DIRECTIONS
From the data below, copy out every line in which the word "gizmos" occurs.

** Opening THE DATA block **

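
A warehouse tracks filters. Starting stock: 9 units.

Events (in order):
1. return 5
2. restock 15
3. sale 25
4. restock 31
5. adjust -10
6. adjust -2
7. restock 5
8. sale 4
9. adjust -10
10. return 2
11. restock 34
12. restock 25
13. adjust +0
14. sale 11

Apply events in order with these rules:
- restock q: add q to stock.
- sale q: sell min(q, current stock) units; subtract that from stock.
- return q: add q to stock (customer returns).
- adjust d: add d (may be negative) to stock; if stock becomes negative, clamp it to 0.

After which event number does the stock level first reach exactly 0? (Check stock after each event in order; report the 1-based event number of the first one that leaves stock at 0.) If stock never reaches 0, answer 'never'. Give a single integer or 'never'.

Processing events:
Start: stock = 9
  Event 1 (return 5): 9 + 5 = 14
  Event 2 (restock 15): 14 + 15 = 29
  Event 3 (sale 25): sell min(25,29)=25. stock: 29 - 25 = 4. total_sold = 25
  Event 4 (restock 31): 4 + 31 = 35
  Event 5 (adjust -10): 35 + -10 = 25
  Event 6 (adjust -2): 25 + -2 = 23
  Event 7 (restock 5): 23 + 5 = 28
  Event 8 (sale 4): sell min(4,28)=4. stock: 28 - 4 = 24. total_sold = 29
  Event 9 (adjust -10): 24 + -10 = 14
  Event 10 (return 2): 14 + 2 = 16
  Event 11 (restock 34): 16 + 34 = 50
  Event 12 (restock 25): 50 + 25 = 75
  Event 13 (adjust +0): 75 + 0 = 75
  Event 14 (sale 11): sell min(11,75)=11. stock: 75 - 11 = 64. total_sold = 40
Final: stock = 64, total_sold = 40

Stock never reaches 0.

Answer: never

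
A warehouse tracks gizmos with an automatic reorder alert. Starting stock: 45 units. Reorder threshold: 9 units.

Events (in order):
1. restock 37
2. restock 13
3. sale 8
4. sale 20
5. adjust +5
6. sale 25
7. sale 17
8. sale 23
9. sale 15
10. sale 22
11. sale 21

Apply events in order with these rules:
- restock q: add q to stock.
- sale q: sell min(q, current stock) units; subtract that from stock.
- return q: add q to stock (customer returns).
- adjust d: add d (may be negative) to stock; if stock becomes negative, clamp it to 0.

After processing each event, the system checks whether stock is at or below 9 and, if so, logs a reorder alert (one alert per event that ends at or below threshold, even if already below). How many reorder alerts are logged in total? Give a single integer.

Answer: 4

Derivation:
Processing events:
Start: stock = 45
  Event 1 (restock 37): 45 + 37 = 82
  Event 2 (restock 13): 82 + 13 = 95
  Event 3 (sale 8): sell min(8,95)=8. stock: 95 - 8 = 87. total_sold = 8
  Event 4 (sale 20): sell min(20,87)=20. stock: 87 - 20 = 67. total_sold = 28
  Event 5 (adjust +5): 67 + 5 = 72
  Event 6 (sale 25): sell min(25,72)=25. stock: 72 - 25 = 47. total_sold = 53
  Event 7 (sale 17): sell min(17,47)=17. stock: 47 - 17 = 30. total_sold = 70
  Event 8 (sale 23): sell min(23,30)=23. stock: 30 - 23 = 7. total_sold = 93
  Event 9 (sale 15): sell min(15,7)=7. stock: 7 - 7 = 0. total_sold = 100
  Event 10 (sale 22): sell min(22,0)=0. stock: 0 - 0 = 0. total_sold = 100
  Event 11 (sale 21): sell min(21,0)=0. stock: 0 - 0 = 0. total_sold = 100
Final: stock = 0, total_sold = 100

Checking against threshold 9:
  After event 1: stock=82 > 9
  After event 2: stock=95 > 9
  After event 3: stock=87 > 9
  After event 4: stock=67 > 9
  After event 5: stock=72 > 9
  After event 6: stock=47 > 9
  After event 7: stock=30 > 9
  After event 8: stock=7 <= 9 -> ALERT
  After event 9: stock=0 <= 9 -> ALERT
  After event 10: stock=0 <= 9 -> ALERT
  After event 11: stock=0 <= 9 -> ALERT
Alert events: [8, 9, 10, 11]. Count = 4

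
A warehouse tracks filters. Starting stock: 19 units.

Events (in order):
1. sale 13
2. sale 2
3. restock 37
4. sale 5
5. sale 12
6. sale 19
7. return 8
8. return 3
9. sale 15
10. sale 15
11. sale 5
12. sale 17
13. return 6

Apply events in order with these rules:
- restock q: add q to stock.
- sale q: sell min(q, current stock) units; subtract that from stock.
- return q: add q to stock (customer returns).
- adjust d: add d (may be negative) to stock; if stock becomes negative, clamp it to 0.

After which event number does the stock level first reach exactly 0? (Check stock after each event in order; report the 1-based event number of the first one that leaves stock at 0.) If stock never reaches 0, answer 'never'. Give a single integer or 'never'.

Answer: 10

Derivation:
Processing events:
Start: stock = 19
  Event 1 (sale 13): sell min(13,19)=13. stock: 19 - 13 = 6. total_sold = 13
  Event 2 (sale 2): sell min(2,6)=2. stock: 6 - 2 = 4. total_sold = 15
  Event 3 (restock 37): 4 + 37 = 41
  Event 4 (sale 5): sell min(5,41)=5. stock: 41 - 5 = 36. total_sold = 20
  Event 5 (sale 12): sell min(12,36)=12. stock: 36 - 12 = 24. total_sold = 32
  Event 6 (sale 19): sell min(19,24)=19. stock: 24 - 19 = 5. total_sold = 51
  Event 7 (return 8): 5 + 8 = 13
  Event 8 (return 3): 13 + 3 = 16
  Event 9 (sale 15): sell min(15,16)=15. stock: 16 - 15 = 1. total_sold = 66
  Event 10 (sale 15): sell min(15,1)=1. stock: 1 - 1 = 0. total_sold = 67
  Event 11 (sale 5): sell min(5,0)=0. stock: 0 - 0 = 0. total_sold = 67
  Event 12 (sale 17): sell min(17,0)=0. stock: 0 - 0 = 0. total_sold = 67
  Event 13 (return 6): 0 + 6 = 6
Final: stock = 6, total_sold = 67

First zero at event 10.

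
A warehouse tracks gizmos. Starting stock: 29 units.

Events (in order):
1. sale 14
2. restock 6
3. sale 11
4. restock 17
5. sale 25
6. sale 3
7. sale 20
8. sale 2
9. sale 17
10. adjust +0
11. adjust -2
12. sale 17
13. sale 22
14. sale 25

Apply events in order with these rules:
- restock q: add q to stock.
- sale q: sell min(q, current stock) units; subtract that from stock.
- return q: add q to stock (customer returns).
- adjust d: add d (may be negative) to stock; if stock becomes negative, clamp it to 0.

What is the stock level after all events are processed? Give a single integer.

Processing events:
Start: stock = 29
  Event 1 (sale 14): sell min(14,29)=14. stock: 29 - 14 = 15. total_sold = 14
  Event 2 (restock 6): 15 + 6 = 21
  Event 3 (sale 11): sell min(11,21)=11. stock: 21 - 11 = 10. total_sold = 25
  Event 4 (restock 17): 10 + 17 = 27
  Event 5 (sale 25): sell min(25,27)=25. stock: 27 - 25 = 2. total_sold = 50
  Event 6 (sale 3): sell min(3,2)=2. stock: 2 - 2 = 0. total_sold = 52
  Event 7 (sale 20): sell min(20,0)=0. stock: 0 - 0 = 0. total_sold = 52
  Event 8 (sale 2): sell min(2,0)=0. stock: 0 - 0 = 0. total_sold = 52
  Event 9 (sale 17): sell min(17,0)=0. stock: 0 - 0 = 0. total_sold = 52
  Event 10 (adjust +0): 0 + 0 = 0
  Event 11 (adjust -2): 0 + -2 = 0 (clamped to 0)
  Event 12 (sale 17): sell min(17,0)=0. stock: 0 - 0 = 0. total_sold = 52
  Event 13 (sale 22): sell min(22,0)=0. stock: 0 - 0 = 0. total_sold = 52
  Event 14 (sale 25): sell min(25,0)=0. stock: 0 - 0 = 0. total_sold = 52
Final: stock = 0, total_sold = 52

Answer: 0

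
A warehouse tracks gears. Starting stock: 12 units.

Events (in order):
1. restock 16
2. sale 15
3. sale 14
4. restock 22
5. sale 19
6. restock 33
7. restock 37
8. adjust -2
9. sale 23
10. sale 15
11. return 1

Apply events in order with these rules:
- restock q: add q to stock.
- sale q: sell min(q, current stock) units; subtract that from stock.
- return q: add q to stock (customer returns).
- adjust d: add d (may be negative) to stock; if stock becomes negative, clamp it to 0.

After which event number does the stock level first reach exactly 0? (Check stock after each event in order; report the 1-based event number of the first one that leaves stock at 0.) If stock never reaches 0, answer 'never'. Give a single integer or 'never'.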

** Closing THE DATA block **

EXERCISE OUTPUT
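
A warehouse tracks gizmos with an automatic reorder alert. Starting stock: 45 units. Reorder threshold: 9 units.
A warehouse tracks gizmos. Starting stock: 29 units.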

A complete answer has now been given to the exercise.